- _Problem details_: Below are records to be reproduced exactly and in full.

- _Excerpted records_:
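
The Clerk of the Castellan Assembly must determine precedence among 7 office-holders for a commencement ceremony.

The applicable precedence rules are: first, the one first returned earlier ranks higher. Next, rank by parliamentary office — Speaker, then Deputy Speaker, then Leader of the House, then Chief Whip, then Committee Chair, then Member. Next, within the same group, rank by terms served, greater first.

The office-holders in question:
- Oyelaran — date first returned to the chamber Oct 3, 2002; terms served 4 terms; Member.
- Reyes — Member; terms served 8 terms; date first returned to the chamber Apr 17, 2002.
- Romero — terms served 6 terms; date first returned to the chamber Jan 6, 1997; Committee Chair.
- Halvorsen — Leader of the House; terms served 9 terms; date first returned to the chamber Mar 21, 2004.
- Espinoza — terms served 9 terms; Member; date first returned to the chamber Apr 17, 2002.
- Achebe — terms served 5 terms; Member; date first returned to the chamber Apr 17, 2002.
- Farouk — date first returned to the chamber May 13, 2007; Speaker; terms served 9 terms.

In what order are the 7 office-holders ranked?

Romero, Espinoza, Reyes, Achebe, Oyelaran, Halvorsen, Farouk

By date first returned to the chamber (earlier first): Romero (Jan 6, 1997); then Espinoza, Reyes and Achebe (each Apr 17, 2002); then Oyelaran (Oct 3, 2002); then Halvorsen (Mar 21, 2004); then Farouk (May 13, 2007).
Espinoza, Reyes and Achebe are each Member, so the next rule applies.
Among Espinoza, Reyes and Achebe, by terms served (higher first): Espinoza (9 terms) before Reyes (8 terms) before Achebe (5 terms).
Full order: Romero, Espinoza, Reyes, Achebe, Oyelaran, Halvorsen, Farouk.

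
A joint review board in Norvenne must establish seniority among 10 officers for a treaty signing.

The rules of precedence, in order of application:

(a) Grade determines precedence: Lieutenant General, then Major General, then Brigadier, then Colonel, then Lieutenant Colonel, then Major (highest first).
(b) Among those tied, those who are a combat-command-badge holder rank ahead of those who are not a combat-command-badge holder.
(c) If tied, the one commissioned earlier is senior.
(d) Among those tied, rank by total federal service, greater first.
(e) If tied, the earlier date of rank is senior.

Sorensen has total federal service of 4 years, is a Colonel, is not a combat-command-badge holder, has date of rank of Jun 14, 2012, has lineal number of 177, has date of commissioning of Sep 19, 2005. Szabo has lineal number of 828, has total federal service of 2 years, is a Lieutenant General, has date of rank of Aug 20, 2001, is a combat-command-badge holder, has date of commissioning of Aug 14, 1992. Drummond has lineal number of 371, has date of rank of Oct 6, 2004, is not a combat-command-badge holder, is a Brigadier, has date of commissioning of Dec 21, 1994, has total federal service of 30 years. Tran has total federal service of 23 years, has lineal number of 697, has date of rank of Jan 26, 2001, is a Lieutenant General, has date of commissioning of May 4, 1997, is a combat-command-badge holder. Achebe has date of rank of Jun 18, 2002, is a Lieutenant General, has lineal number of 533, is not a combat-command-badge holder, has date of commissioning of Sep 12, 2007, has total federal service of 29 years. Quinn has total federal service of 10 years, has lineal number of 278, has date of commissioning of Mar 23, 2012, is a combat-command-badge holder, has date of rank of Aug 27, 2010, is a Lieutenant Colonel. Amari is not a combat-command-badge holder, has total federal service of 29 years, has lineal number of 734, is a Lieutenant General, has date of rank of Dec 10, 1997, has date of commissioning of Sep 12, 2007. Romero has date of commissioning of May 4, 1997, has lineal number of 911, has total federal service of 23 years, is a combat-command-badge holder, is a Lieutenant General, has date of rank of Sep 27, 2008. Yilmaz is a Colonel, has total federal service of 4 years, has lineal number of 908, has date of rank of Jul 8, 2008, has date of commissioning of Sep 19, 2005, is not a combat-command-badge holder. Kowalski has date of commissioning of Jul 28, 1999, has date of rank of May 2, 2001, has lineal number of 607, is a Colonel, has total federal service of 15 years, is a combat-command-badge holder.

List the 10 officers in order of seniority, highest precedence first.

Szabo, Tran, Romero, Amari, Achebe, Drummond, Kowalski, Yilmaz, Sorensen, Quinn

By grade: Szabo, Tran, Romero, Amari and Achebe (Lieutenant General); then Drummond (Brigadier); then Kowalski, Yilmaz and Sorensen (Colonel); then Quinn (Lieutenant Colonel).
Among Szabo, Tran, Romero, Amari and Achebe, a combat-command-badge holder before not a combat-command-badge holder: Szabo, Tran and Romero (a combat-command-badge holder) before Amari and Achebe (not a combat-command-badge holder).
Among Szabo, Tran and Romero, by date of commissioning (earlier first): Szabo (Aug 14, 1992) before Tran and Romero (May 4, 1997).
Tran and Romero both have total federal service 23 years, so the next rule applies.
Among Tran and Romero, by date of rank (earlier first): Tran (Jan 26, 2001) before Romero (Sep 27, 2008).
Amari and Achebe both have date of commissioning Sep 12, 2007, so the next rule applies.
Amari and Achebe both have total federal service 29 years, so the next rule applies.
Among Amari and Achebe, by date of rank (earlier first): Amari (Dec 10, 1997) before Achebe (Jun 18, 2002).
Among Kowalski, Yilmaz and Sorensen, a combat-command-badge holder before not a combat-command-badge holder: Kowalski (a combat-command-badge holder) before Yilmaz and Sorensen (not a combat-command-badge holder).
Yilmaz and Sorensen both have date of commissioning Sep 19, 2005, so the next rule applies.
Yilmaz and Sorensen both have total federal service 4 years, so the next rule applies.
Among Yilmaz and Sorensen, by date of rank (earlier first): Yilmaz (Jul 8, 2008) before Sorensen (Jun 14, 2012).
Full order: Szabo, Tran, Romero, Amari, Achebe, Drummond, Kowalski, Yilmaz, Sorensen, Quinn.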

- _Exercise output_:
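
The Clerk of the Castellan Assembly must determine precedence among 7 office-holders for a commencement ceremony.

The applicable precedence rules are: first, the one first returned earlier ranks higher. Next, rank by parliamentary office — Speaker, then Deputy Speaker, then Leader of the House, then Chief Whip, then Committee Chair, then Member. Next, within the same group, rank by terms served, greater first.

The office-holders in question:
- Oyelaran — date first returned to the chamber Oct 3, 2002; terms served 4 terms; Member.
- Reyes — Member; terms served 8 terms; date first returned to the chamber Apr 17, 2002.
- Romero — terms served 6 terms; date first returned to the chamber Jan 6, 1997; Committee Chair.
- Halvorsen — Leader of the House; terms served 9 terms; date first returned to the chamber Mar 21, 2004.
- Espinoza — terms served 9 terms; Member; date first returned to the chamber Apr 17, 2002.
- Achebe — terms served 5 terms; Member; date first returned to the chamber Apr 17, 2002.
- Farouk — date first returned to the chamber May 13, 2007; Speaker; terms served 9 terms.

In what order are the 7 office-holders ranked?

Romero, Espinoza, Reyes, Achebe, Oyelaran, Halvorsen, Farouk

By date first returned to the chamber (earlier first): Romero (Jan 6, 1997); then Espinoza, Reyes and Achebe (each Apr 17, 2002); then Oyelaran (Oct 3, 2002); then Halvorsen (Mar 21, 2004); then Farouk (May 13, 2007).
Espinoza, Reyes and Achebe are each Member, so the next rule applies.
Among Espinoza, Reyes and Achebe, by terms served (higher first): Espinoza (9 terms) before Reyes (8 terms) before Achebe (5 terms).
Full order: Romero, Espinoza, Reyes, Achebe, Oyelaran, Halvorsen, Farouk.

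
A joint review board in Norvenne must establish seniority among 10 officers for a treaty signing.

The rules of precedence, in order of application:

(a) Grade determines precedence: Lieutenant General, then Major General, then Brigadier, then Colonel, then Lieutenant Colonel, then Major (highest first).
(b) Among those tied, those who are a combat-command-badge holder rank ahead of those who are not a combat-command-badge holder.
(c) If tied, the one commissioned earlier is senior.
(d) Among those tied, rank by total federal service, greater first.
(e) If tied, the earlier date of rank is senior.

Sorensen has total federal service of 4 years, is a Colonel, is not a combat-command-badge holder, has date of rank of Jun 14, 2012, has lineal number of 177, has date of commissioning of Sep 19, 2005. Szabo has lineal number of 828, has total federal service of 2 years, is a Lieutenant General, has date of rank of Aug 20, 2001, is a combat-command-badge holder, has date of commissioning of Aug 14, 1992. Drummond has lineal number of 371, has date of rank of Oct 6, 2004, is not a combat-command-badge holder, is a Brigadier, has date of commissioning of Dec 21, 1994, has total federal service of 30 years. Tran has total federal service of 23 years, has lineal number of 697, has date of rank of Jan 26, 2001, is a Lieutenant General, has date of commissioning of May 4, 1997, is a combat-command-badge holder. Achebe has date of rank of Jun 18, 2002, is a Lieutenant General, has lineal number of 533, is not a combat-command-badge holder, has date of commissioning of Sep 12, 2007, has total federal service of 29 years. Quinn has total federal service of 10 years, has lineal number of 278, has date of commissioning of Mar 23, 2012, is a combat-command-badge holder, has date of rank of Aug 27, 2010, is a Lieutenant Colonel. Amari is not a combat-command-badge holder, has total federal service of 29 years, has lineal number of 734, is a Lieutenant General, has date of rank of Dec 10, 1997, has date of commissioning of Sep 12, 2007. Romero has date of commissioning of May 4, 1997, has lineal number of 911, has total federal service of 23 years, is a combat-command-badge holder, is a Lieutenant General, has date of rank of Sep 27, 2008. Yilmaz is a Colonel, has total federal service of 4 years, has lineal number of 908, has date of rank of Jul 8, 2008, has date of commissioning of Sep 19, 2005, is not a combat-command-badge holder. Kowalski has date of commissioning of Jul 28, 1999, has date of rank of May 2, 2001, has lineal number of 607, is a Colonel, has total federal service of 15 years, is a combat-command-badge holder.

List the 10 officers in order of seniority, highest precedence first.

Szabo, Tran, Romero, Amari, Achebe, Drummond, Kowalski, Yilmaz, Sorensen, Quinn

By grade: Szabo, Tran, Romero, Amari and Achebe (Lieutenant General); then Drummond (Brigadier); then Kowalski, Yilmaz and Sorensen (Colonel); then Quinn (Lieutenant Colonel).
Among Szabo, Tran, Romero, Amari and Achebe, a combat-command-badge holder before not a combat-command-badge holder: Szabo, Tran and Romero (a combat-command-badge holder) before Amari and Achebe (not a combat-command-badge holder).
Among Szabo, Tran and Romero, by date of commissioning (earlier first): Szabo (Aug 14, 1992) before Tran and Romero (May 4, 1997).
Tran and Romero both have total federal service 23 years, so the next rule applies.
Among Tran and Romero, by date of rank (earlier first): Tran (Jan 26, 2001) before Romero (Sep 27, 2008).
Amari and Achebe both have date of commissioning Sep 12, 2007, so the next rule applies.
Amari and Achebe both have total federal service 29 years, so the next rule applies.
Among Amari and Achebe, by date of rank (earlier first): Amari (Dec 10, 1997) before Achebe (Jun 18, 2002).
Among Kowalski, Yilmaz and Sorensen, a combat-command-badge holder before not a combat-command-badge holder: Kowalski (a combat-command-badge holder) before Yilmaz and Sorensen (not a combat-command-badge holder).
Yilmaz and Sorensen both have date of commissioning Sep 19, 2005, so the next rule applies.
Yilmaz and Sorensen both have total federal service 4 years, so the next rule applies.
Among Yilmaz and Sorensen, by date of rank (earlier first): Yilmaz (Jul 8, 2008) before Sorensen (Jun 14, 2012).
Full order: Szabo, Tran, Romero, Amari, Achebe, Drummond, Kowalski, Yilmaz, Sorensen, Quinn.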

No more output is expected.